The answer must consist of every record below, transcribed exactly.

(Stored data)
================================

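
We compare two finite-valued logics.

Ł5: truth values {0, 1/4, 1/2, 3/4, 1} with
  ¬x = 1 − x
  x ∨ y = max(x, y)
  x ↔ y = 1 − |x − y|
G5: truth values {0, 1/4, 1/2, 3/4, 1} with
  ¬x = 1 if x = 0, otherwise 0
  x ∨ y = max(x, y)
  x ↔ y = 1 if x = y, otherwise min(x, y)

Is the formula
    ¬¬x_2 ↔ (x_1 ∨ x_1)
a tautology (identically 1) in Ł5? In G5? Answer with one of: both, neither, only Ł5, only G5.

In Ł5: at x_1 = 0, x_2 = 1/4 the value is 3/4 — not a tautology.
In G5: at x_1 = 0, x_2 = 1/4 the value is 0 — not a tautology.

neither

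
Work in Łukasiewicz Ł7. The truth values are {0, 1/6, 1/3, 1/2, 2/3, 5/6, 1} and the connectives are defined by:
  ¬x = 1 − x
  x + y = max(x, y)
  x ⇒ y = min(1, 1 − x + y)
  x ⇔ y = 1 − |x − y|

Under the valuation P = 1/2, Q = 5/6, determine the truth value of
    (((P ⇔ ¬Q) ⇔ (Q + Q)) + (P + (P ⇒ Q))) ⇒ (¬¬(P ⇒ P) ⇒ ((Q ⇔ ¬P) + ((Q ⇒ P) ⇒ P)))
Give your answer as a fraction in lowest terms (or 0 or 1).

5/6

¬Q = ¬5/6 = 1/6
P ⇔ ¬Q = 1/2 ⇔ 1/6 = 2/3
Q + Q = 5/6 + 5/6 = 5/6
(P ⇔ ¬Q) ⇔ (Q + Q) = 2/3 ⇔ 5/6 = 5/6
P ⇒ Q = 1/2 ⇒ 5/6 = 1
P + (P ⇒ Q) = 1/2 + 1 = 1
((P ⇔ ¬Q) ⇔ (Q + Q)) + (P + (P ⇒ Q)) = 5/6 + 1 = 1
P ⇒ P = 1/2 ⇒ 1/2 = 1
¬(P ⇒ P) = ¬1 = 0
¬¬(P ⇒ P) = ¬0 = 1
¬P = ¬1/2 = 1/2
Q ⇔ ¬P = 5/6 ⇔ 1/2 = 2/3
Q ⇒ P = 5/6 ⇒ 1/2 = 2/3
(Q ⇒ P) ⇒ P = 2/3 ⇒ 1/2 = 5/6
(Q ⇔ ¬P) + ((Q ⇒ P) ⇒ P) = 2/3 + 5/6 = 5/6
¬¬(P ⇒ P) ⇒ ((Q ⇔ ¬P) + ((Q ⇒ P) ⇒ P)) = 1 ⇒ 5/6 = 5/6
(((P ⇔ ¬Q) ⇔ (Q + Q)) + (P + (P ⇒ Q))) ⇒ (¬¬(P ⇒ P) ⇒ ((Q ⇔ ¬P) + ((Q ⇒ P) ⇒ P))) = 1 ⇒ 5/6 = 5/6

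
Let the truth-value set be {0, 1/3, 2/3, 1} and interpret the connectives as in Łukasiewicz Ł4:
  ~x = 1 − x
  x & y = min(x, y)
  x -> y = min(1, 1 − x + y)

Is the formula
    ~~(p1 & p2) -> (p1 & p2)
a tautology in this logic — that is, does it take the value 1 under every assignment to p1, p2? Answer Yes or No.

Yes

p1 = 0, p2 = 0 ↦ 1
p1 = 0, p2 = 1/3 ↦ 1
p1 = 0, p2 = 2/3 ↦ 1
p1 = 0, p2 = 1 ↦ 1
p1 = 1/3, p2 = 0 ↦ 1
p1 = 1/3, p2 = 1/3 ↦ 1
p1 = 1/3, p2 = 2/3 ↦ 1
p1 = 1/3, p2 = 1 ↦ 1
p1 = 2/3, p2 = 0 ↦ 1
p1 = 2/3, p2 = 1/3 ↦ 1
p1 = 2/3, p2 = 2/3 ↦ 1
p1 = 2/3, p2 = 1 ↦ 1
p1 = 1, p2 = 0 ↦ 1
p1 = 1, p2 = 1/3 ↦ 1
p1 = 1, p2 = 2/3 ↦ 1
p1 = 1, p2 = 1 ↦ 1
Every assignment gives a value ≥ 1.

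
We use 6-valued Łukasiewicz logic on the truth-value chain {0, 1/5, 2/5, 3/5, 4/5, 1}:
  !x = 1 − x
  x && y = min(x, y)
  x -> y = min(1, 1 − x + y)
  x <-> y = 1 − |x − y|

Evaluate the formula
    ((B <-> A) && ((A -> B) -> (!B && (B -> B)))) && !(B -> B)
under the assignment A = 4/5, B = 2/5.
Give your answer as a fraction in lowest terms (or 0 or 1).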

================================

- [Result]:
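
We compare two finite-valued logics.

Ł5: truth values {0, 1/4, 1/2, 3/4, 1} with
  ¬x = 1 − x
  x ∨ y = max(x, y)
  x ↔ y = 1 − |x − y|
G5: truth values {0, 1/4, 1/2, 3/4, 1} with
  ¬x = 1 if x = 0, otherwise 0
  x ∨ y = max(x, y)
  x ↔ y = 1 if x = y, otherwise min(x, y)

Is the formula
    ¬¬x_2 ↔ (x_1 ∨ x_1)
a tautology (identically 1) in Ł5? In G5? Answer with one of: both, neither, only Ł5, only G5.

In Ł5: at x_1 = 0, x_2 = 1/4 the value is 3/4 — not a tautology.
In G5: at x_1 = 0, x_2 = 1/4 the value is 0 — not a tautology.

neither

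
Work in Łukasiewicz Ł7. The truth values are {0, 1/6, 1/3, 1/2, 2/3, 5/6, 1} and the connectives are defined by:
  ¬x = 1 − x
  x + y = max(x, y)
  x ⇒ y = min(1, 1 − x + y)
  x ⇔ y = 1 − |x − y|

Under the valuation P = 1/2, Q = 5/6, determine the truth value of
    (((P ⇔ ¬Q) ⇔ (Q + Q)) + (P + (P ⇒ Q))) ⇒ (¬¬(P ⇒ P) ⇒ ((Q ⇔ ¬P) + ((Q ⇒ P) ⇒ P)))
Give your answer as a fraction in lowest terms (or 0 or 1).

5/6

¬Q = ¬5/6 = 1/6
P ⇔ ¬Q = 1/2 ⇔ 1/6 = 2/3
Q + Q = 5/6 + 5/6 = 5/6
(P ⇔ ¬Q) ⇔ (Q + Q) = 2/3 ⇔ 5/6 = 5/6
P ⇒ Q = 1/2 ⇒ 5/6 = 1
P + (P ⇒ Q) = 1/2 + 1 = 1
((P ⇔ ¬Q) ⇔ (Q + Q)) + (P + (P ⇒ Q)) = 5/6 + 1 = 1
P ⇒ P = 1/2 ⇒ 1/2 = 1
¬(P ⇒ P) = ¬1 = 0
¬¬(P ⇒ P) = ¬0 = 1
¬P = ¬1/2 = 1/2
Q ⇔ ¬P = 5/6 ⇔ 1/2 = 2/3
Q ⇒ P = 5/6 ⇒ 1/2 = 2/3
(Q ⇒ P) ⇒ P = 2/3 ⇒ 1/2 = 5/6
(Q ⇔ ¬P) + ((Q ⇒ P) ⇒ P) = 2/3 + 5/6 = 5/6
¬¬(P ⇒ P) ⇒ ((Q ⇔ ¬P) + ((Q ⇒ P) ⇒ P)) = 1 ⇒ 5/6 = 5/6
(((P ⇔ ¬Q) ⇔ (Q + Q)) + (P + (P ⇒ Q))) ⇒ (¬¬(P ⇒ P) ⇒ ((Q ⇔ ¬P) + ((Q ⇒ P) ⇒ P))) = 1 ⇒ 5/6 = 5/6

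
Let the truth-value set be {0, 1/3, 2/3, 1} and interpret the connectives as in Łukasiewicz Ł4:
  ~x = 1 − x
  x & y = min(x, y)
  x -> y = min(1, 1 − x + y)

Is the formula
    ~~(p1 & p2) -> (p1 & p2)
a tautology in this logic — that is, does it take the value 1 under every assignment to p1, p2? Answer Yes or No.

Yes

p1 = 0, p2 = 0 ↦ 1
p1 = 0, p2 = 1/3 ↦ 1
p1 = 0, p2 = 2/3 ↦ 1
p1 = 0, p2 = 1 ↦ 1
p1 = 1/3, p2 = 0 ↦ 1
p1 = 1/3, p2 = 1/3 ↦ 1
p1 = 1/3, p2 = 2/3 ↦ 1
p1 = 1/3, p2 = 1 ↦ 1
p1 = 2/3, p2 = 0 ↦ 1
p1 = 2/3, p2 = 1/3 ↦ 1
p1 = 2/3, p2 = 2/3 ↦ 1
p1 = 2/3, p2 = 1 ↦ 1
p1 = 1, p2 = 0 ↦ 1
p1 = 1, p2 = 1/3 ↦ 1
p1 = 1, p2 = 2/3 ↦ 1
p1 = 1, p2 = 1 ↦ 1
Every assignment gives a value ≥ 1.

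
We use 6-valued Łukasiewicz logic on the truth-value chain {0, 1/5, 2/5, 3/5, 4/5, 1}:
  !x = 1 − x
  x && y = min(x, y)
  x -> y = min(1, 1 − x + y)
  x <-> y = 1 − |x − y|

Evaluate the formula
    ((B <-> A) && ((A -> B) -> (!B && (B -> B)))) && !(B -> B)
under the assignment A = 4/5, B = 2/5.
Give your answer as a fraction in lowest terms (or 0 or 1).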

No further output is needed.